Requirement: Write the data below out again, exactly as each line reads.
------ Stored data
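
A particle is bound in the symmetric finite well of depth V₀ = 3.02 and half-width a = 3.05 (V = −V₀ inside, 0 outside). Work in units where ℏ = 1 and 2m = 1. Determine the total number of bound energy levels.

Define the well-strength parameter z₀ = (a/ℏ)√(2mV₀) = 3.05 × √(2·0.5·3.02) = 5.300.
A new bound state (alternating even/odd) appears each time z₀ passes a multiple of π/2, so N = ⌊2z₀/π⌋ + 1 = ⌊3.374⌋ + 1 = 4.

N = 4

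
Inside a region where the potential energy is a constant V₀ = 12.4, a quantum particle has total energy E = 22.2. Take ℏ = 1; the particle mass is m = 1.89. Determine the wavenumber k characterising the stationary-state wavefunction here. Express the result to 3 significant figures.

With E > V₀ the solution is oscillatory, ψ ∝ e^{±ikx} with k = √(2m(E − V₀))/ℏ.
k = √(2 × 1.89 × 9.8) = 6.086.

k = 6.09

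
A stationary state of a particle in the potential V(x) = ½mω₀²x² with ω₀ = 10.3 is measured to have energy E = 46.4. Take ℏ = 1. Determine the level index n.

Invert E_n = (n + ½)ℏω₀: n = E/ℏω₀ − ½ = 4.005, so n = 4.

n = 4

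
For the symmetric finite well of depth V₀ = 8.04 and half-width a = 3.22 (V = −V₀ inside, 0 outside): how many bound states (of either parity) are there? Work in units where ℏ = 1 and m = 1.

The dimensionless depth is z₀ = a√(2mV₀)/ℏ = 3.22 × √(16.08) = 12.91.
The even/odd transcendental equations gain one root per π/2 in z₀, giving N = 1 + ⌊2z₀/π⌋ = 1 + ⌊8.220⌋ = 9.

N = 9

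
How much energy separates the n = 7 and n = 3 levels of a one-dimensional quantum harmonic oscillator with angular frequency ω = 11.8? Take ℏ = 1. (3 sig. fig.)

E_n = ℏω(n + ½), so ΔE = (7 − 3) ℏω = 4 × 11.8 = 47.20.

ΔE = 47.2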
------------
Written answer:
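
A particle is bound in the symmetric finite well of depth V₀ = 3.02 and half-width a = 3.05 (V = −V₀ inside, 0 outside). Work in units where ℏ = 1 and 2m = 1. Determine the total number of bound energy levels.

Define the well-strength parameter z₀ = (a/ℏ)√(2mV₀) = 3.05 × √(2·0.5·3.02) = 5.300.
A new bound state (alternating even/odd) appears each time z₀ passes a multiple of π/2, so N = ⌊2z₀/π⌋ + 1 = ⌊3.374⌋ + 1 = 4.

N = 4

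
Inside a region where the potential energy is a constant V₀ = 12.4, a quantum particle has total energy E = 22.2. Take ℏ = 1; the particle mass is m = 1.89. Determine the wavenumber k characterising the stationary-state wavefunction here. Express the result to 3 significant figures.

With E > V₀ the solution is oscillatory, ψ ∝ e^{±ikx} with k = √(2m(E − V₀))/ℏ.
k = √(2 × 1.89 × 9.8) = 6.086.

k = 6.09

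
A stationary state of a particle in the potential V(x) = ½mω₀²x² with ω₀ = 10.3 is measured to have energy E = 46.4. Take ℏ = 1. Determine the level index n.

Invert E_n = (n + ½)ℏω₀: n = E/ℏω₀ − ½ = 4.005, so n = 4.

n = 4

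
For the symmetric finite well of depth V₀ = 8.04 and half-width a = 3.22 (V = −V₀ inside, 0 outside): how many bound states (of either parity) are there? Work in units where ℏ = 1 and m = 1.

The dimensionless depth is z₀ = a√(2mV₀)/ℏ = 3.22 × √(16.08) = 12.91.
The even/odd transcendental equations gain one root per π/2 in z₀, giving N = 1 + ⌊2z₀/π⌋ = 1 + ⌊8.220⌋ = 9.

N = 9

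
How much energy separates the n = 7 and n = 3 levels of a one-dimensional quantum harmonic oscillator with angular frequency ω = 11.8? Take ℏ = 1. (3 sig. fig.)

E_n = ℏω(n + ½), so ΔE = (7 − 3) ℏω = 4 × 11.8 = 47.20.

ΔE = 47.2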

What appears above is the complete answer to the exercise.